◆ Activity
In the entries that follow, the lines from the one with "A reassembly buffer of length 19" through the one with "What does the buffer look like immediately AFTER fragment 4" are the ones to write out, exactly and with both ends included. Nothing else should appear.

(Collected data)
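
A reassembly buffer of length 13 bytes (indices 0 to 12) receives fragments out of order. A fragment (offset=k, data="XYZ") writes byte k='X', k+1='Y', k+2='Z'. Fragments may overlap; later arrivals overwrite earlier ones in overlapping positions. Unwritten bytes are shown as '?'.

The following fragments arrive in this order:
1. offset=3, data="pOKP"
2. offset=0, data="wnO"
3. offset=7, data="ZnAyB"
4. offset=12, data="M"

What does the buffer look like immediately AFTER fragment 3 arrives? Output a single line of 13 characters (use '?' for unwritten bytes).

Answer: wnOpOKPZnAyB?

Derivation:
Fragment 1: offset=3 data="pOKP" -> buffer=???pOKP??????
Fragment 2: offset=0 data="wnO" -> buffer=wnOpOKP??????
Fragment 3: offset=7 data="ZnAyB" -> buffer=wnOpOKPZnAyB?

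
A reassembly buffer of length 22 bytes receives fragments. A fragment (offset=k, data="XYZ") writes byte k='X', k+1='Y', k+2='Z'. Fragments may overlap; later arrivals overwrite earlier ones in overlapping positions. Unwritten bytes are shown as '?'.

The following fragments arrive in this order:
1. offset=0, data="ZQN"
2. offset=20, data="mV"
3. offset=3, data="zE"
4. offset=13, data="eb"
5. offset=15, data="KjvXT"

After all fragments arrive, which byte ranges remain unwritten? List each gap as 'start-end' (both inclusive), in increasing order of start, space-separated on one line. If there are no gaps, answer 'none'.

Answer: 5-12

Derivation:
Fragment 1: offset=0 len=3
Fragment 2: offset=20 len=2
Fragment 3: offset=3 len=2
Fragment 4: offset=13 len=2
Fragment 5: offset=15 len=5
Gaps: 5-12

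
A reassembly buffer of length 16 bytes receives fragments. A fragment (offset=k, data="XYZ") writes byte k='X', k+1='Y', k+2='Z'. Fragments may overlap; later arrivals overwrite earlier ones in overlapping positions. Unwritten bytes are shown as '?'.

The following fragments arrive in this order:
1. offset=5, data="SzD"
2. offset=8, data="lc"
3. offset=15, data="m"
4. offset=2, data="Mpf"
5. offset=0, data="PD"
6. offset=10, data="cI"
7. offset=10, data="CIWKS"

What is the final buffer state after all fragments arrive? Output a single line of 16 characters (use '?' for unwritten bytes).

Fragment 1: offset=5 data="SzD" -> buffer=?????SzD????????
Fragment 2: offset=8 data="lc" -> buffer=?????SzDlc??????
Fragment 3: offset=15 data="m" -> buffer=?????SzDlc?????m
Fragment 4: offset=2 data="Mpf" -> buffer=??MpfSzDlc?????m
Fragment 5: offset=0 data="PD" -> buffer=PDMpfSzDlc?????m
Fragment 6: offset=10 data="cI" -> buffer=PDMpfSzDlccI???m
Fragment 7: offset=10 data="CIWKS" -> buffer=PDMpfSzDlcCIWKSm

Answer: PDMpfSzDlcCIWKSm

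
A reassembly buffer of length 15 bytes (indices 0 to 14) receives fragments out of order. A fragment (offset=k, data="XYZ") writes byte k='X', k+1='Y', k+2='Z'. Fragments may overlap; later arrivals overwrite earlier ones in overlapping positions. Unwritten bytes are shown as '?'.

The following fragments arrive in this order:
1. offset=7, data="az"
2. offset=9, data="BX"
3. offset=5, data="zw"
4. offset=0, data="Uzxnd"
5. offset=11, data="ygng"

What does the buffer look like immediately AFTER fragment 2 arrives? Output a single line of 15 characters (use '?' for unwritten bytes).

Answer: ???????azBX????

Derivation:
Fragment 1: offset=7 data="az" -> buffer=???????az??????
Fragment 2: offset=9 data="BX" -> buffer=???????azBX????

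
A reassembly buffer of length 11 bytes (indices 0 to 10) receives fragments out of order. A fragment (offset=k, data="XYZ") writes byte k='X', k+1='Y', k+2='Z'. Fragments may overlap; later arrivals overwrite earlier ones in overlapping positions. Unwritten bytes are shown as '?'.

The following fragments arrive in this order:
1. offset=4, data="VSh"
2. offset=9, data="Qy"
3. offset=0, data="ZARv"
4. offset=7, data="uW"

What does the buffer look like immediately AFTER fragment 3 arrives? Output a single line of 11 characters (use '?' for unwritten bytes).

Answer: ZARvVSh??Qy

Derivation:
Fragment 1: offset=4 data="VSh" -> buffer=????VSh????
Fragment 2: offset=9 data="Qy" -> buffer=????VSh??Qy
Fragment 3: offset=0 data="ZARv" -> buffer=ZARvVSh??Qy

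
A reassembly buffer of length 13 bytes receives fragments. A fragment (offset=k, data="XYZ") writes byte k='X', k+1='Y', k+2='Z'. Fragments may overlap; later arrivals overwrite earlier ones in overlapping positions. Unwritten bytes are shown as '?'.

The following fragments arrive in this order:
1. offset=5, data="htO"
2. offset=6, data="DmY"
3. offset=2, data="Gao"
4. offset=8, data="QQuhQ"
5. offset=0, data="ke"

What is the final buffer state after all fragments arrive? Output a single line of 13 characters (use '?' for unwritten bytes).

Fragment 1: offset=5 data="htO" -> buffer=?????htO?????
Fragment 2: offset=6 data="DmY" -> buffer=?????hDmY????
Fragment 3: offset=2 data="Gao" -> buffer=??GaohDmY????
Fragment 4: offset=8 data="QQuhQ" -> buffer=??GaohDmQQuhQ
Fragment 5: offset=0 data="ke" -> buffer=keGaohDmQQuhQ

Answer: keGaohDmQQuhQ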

* * *

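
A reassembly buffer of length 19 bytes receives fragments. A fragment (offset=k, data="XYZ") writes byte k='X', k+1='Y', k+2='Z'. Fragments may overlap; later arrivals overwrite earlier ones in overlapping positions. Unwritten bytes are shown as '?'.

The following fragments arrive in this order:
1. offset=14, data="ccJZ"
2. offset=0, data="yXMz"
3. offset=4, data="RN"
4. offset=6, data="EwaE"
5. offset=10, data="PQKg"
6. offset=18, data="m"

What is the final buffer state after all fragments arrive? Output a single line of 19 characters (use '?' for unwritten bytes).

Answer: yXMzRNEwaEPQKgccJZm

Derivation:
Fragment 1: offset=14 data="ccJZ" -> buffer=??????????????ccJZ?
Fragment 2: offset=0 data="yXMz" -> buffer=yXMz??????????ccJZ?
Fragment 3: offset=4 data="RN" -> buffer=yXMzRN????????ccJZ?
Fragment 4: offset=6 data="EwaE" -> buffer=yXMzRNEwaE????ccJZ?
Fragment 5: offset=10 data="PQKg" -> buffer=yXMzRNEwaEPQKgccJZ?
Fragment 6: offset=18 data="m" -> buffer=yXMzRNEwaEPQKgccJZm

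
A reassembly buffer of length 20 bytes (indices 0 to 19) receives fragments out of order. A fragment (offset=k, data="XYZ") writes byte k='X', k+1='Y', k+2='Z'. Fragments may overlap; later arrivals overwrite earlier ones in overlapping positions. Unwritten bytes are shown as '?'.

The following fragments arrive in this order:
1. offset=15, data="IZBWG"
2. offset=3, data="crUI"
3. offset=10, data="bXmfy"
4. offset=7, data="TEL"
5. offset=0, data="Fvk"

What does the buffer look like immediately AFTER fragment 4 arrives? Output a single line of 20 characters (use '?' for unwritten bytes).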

◆ Answer space
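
A reassembly buffer of length 19 bytes receives fragments. A fragment (offset=k, data="XYZ") writes byte k='X', k+1='Y', k+2='Z'. Fragments may overlap; later arrivals overwrite earlier ones in overlapping positions. Unwritten bytes are shown as '?'.

The following fragments arrive in this order:
1. offset=14, data="ccJZ"
2. offset=0, data="yXMz"
3. offset=4, data="RN"
4. offset=6, data="EwaE"
5. offset=10, data="PQKg"
6. offset=18, data="m"

What is the final buffer state after all fragments arrive? Output a single line of 19 characters (use '?' for unwritten bytes).

Answer: yXMzRNEwaEPQKgccJZm

Derivation:
Fragment 1: offset=14 data="ccJZ" -> buffer=??????????????ccJZ?
Fragment 2: offset=0 data="yXMz" -> buffer=yXMz??????????ccJZ?
Fragment 3: offset=4 data="RN" -> buffer=yXMzRN????????ccJZ?
Fragment 4: offset=6 data="EwaE" -> buffer=yXMzRNEwaE????ccJZ?
Fragment 5: offset=10 data="PQKg" -> buffer=yXMzRNEwaEPQKgccJZ?
Fragment 6: offset=18 data="m" -> buffer=yXMzRNEwaEPQKgccJZm

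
A reassembly buffer of length 20 bytes (indices 0 to 19) receives fragments out of order. A fragment (offset=k, data="XYZ") writes byte k='X', k+1='Y', k+2='Z'. Fragments may overlap; later arrivals overwrite earlier ones in overlapping positions. Unwritten bytes are shown as '?'.

The following fragments arrive in this order:
1. offset=15, data="IZBWG"
2. offset=3, data="crUI"
3. offset=10, data="bXmfy"
4. offset=7, data="TEL"
5. offset=0, data="Fvk"

What does the buffer look like immediately AFTER fragment 4 arrives? Output a single line of 20 characters (use '?' for unwritten bytes).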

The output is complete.